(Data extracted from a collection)
-.-.-

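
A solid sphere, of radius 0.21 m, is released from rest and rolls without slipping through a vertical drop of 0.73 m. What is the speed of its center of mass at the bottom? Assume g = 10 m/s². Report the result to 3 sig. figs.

v ≈ 3.23 m/s

With I = (2/5)MR², the ratio k = I/(MR²) is 0.4.
Rolling without slipping gives ω = v/R, so the total kinetic energy is ½Mv² + ½Iω² = ½(1+k)Mv² = (7/10)Mv².
Setting Mgh = (7/10)Mv² gives v = √(2gh/(1+k)) = √(2·10·0.73/1.4) ≈ 3.23 m/s.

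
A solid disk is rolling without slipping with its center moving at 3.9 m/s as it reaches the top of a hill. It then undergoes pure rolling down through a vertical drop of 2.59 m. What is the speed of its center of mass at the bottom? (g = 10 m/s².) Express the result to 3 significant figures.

Here I = (1/2)MR², so the shape factor k = I/(MR²) = 0.5.
Since it rolls without slipping, ω = v/R and KE = ½Mv² + ½Iω² = ½(1+k)Mv² = (3/4)Mv².
Energy conservation: (3/4)Mv₀² + Mgh = (3/4)Mv², so v² = v₀² + 2gh/(1+k).
v = √(3.9² + 2×10×2.59/1.5) = √49.74 ≈ 7.05 m/s.

v ≈ 7.05 m/s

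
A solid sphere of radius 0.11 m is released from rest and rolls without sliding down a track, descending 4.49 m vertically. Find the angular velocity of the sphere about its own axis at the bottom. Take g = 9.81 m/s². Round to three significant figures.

For this body I = (2/5)MR², i.e. k = I/(MR²) = 0.4.
The rolling condition ω = v/R makes the rotational term ½I(v/R)² = ½kMv², so KE_total = ½(1+k)Mv² = (7/10)Mv².
Energy conservation Mgh = ½(1+k)Mv² gives v = √(2gh/(1+k)) = √(2 × 9.81 × 4.49 / 1.4) = 7.932 m/s.
Then ω = v/R = 7.932 / 0.11 ≈ 72.1 rad/s.

ω ≈ 72.1 rad/s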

-.-.-

_Exercise requirements_.
The answer must be the full data, repeated word for word.

_Written reply_.
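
A solid sphere, of radius 0.21 m, is released from rest and rolls without slipping through a vertical drop of 0.73 m. What is the speed of its center of mass at the bottom? Assume g = 10 m/s². Report the result to 3 sig. figs.

v ≈ 3.23 m/s

With I = (2/5)MR², the ratio k = I/(MR²) is 0.4.
Rolling without slipping gives ω = v/R, so the total kinetic energy is ½Mv² + ½Iω² = ½(1+k)Mv² = (7/10)Mv².
Setting Mgh = (7/10)Mv² gives v = √(2gh/(1+k)) = √(2·10·0.73/1.4) ≈ 3.23 m/s.

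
A solid disk is rolling without slipping with its center moving at 3.9 m/s as it reaches the top of a hill. It then undergoes pure rolling down through a vertical drop of 2.59 m. What is the speed of its center of mass at the bottom? (g = 10 m/s².) Express the result to 3 significant figures.

Here I = (1/2)MR², so the shape factor k = I/(MR²) = 0.5.
Since it rolls without slipping, ω = v/R and KE = ½Mv² + ½Iω² = ½(1+k)Mv² = (3/4)Mv².
Energy conservation: (3/4)Mv₀² + Mgh = (3/4)Mv², so v² = v₀² + 2gh/(1+k).
v = √(3.9² + 2×10×2.59/1.5) = √49.74 ≈ 7.05 m/s.

v ≈ 7.05 m/s

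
A solid sphere of radius 0.11 m is released from rest and rolls without sliding down a track, descending 4.49 m vertically. Find the angular velocity of the sphere about its own axis at the bottom. Take g = 9.81 m/s². Round to three significant figures.

For this body I = (2/5)MR², i.e. k = I/(MR²) = 0.4.
The rolling condition ω = v/R makes the rotational term ½I(v/R)² = ½kMv², so KE_total = ½(1+k)Mv² = (7/10)Mv².
Energy conservation Mgh = ½(1+k)Mv² gives v = √(2gh/(1+k)) = √(2 × 9.81 × 4.49 / 1.4) = 7.932 m/s.
Then ω = v/R = 7.932 / 0.11 ≈ 72.1 rad/s.

ω ≈ 72.1 rad/s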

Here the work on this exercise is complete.